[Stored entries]
•••

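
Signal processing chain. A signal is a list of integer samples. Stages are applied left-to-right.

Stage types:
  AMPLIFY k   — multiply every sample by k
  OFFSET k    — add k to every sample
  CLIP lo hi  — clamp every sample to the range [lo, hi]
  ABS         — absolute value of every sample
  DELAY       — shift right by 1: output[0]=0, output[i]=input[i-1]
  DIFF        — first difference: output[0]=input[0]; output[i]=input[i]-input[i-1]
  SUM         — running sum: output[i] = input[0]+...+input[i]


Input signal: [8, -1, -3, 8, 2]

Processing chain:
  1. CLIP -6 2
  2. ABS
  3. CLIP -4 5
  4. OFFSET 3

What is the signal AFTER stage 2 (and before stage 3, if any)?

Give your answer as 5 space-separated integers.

Answer: 2 1 3 2 2

Derivation:
Input: [8, -1, -3, 8, 2]
Stage 1 (CLIP -6 2): clip(8,-6,2)=2, clip(-1,-6,2)=-1, clip(-3,-6,2)=-3, clip(8,-6,2)=2, clip(2,-6,2)=2 -> [2, -1, -3, 2, 2]
Stage 2 (ABS): |2|=2, |-1|=1, |-3|=3, |2|=2, |2|=2 -> [2, 1, 3, 2, 2]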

•••

EXERCISE OBJECTIVE: Give only the number of lines in the entries above that hold the string "chain".

TASK SOLUTION: 2